DATA EXTRACTS section start
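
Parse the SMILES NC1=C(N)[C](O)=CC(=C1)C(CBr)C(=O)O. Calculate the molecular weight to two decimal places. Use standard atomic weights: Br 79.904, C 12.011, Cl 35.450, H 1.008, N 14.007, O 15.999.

First, the molecular formula is C9H11BrN2O3 (counting implicit H from valence).
  Br: 1 × 79.904 = 79.904
  C: 9 × 12.011 = 108.099
  H: 11 × 1.008 = 11.088
  N: 2 × 14.007 = 28.014
  O: 3 × 15.999 = 47.997
Sum: 1×79.904 + 9×12.011 + 11×1.008 + 2×14.007 + 3×15.999 = 275.102 → 275.10 g/mol.

275.10 g/mol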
DATA EXTRACTS section end
__TASK DESCRIPTION__
Your answer must consist of every line above, reproduced exactly.

__EXERCISE SOLUTION__
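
Parse the SMILES NC1=C(N)[C](O)=CC(=C1)C(CBr)C(=O)O. Calculate the molecular weight to two decimal places. Use standard atomic weights: Br 79.904, C 12.011, Cl 35.450, H 1.008, N 14.007, O 15.999.

First, the molecular formula is C9H11BrN2O3 (counting implicit H from valence).
  Br: 1 × 79.904 = 79.904
  C: 9 × 12.011 = 108.099
  H: 11 × 1.008 = 11.088
  N: 2 × 14.007 = 28.014
  O: 3 × 15.999 = 47.997
Sum: 1×79.904 + 9×12.011 + 11×1.008 + 2×14.007 + 3×15.999 = 275.102 → 275.10 g/mol.

275.10 g/mol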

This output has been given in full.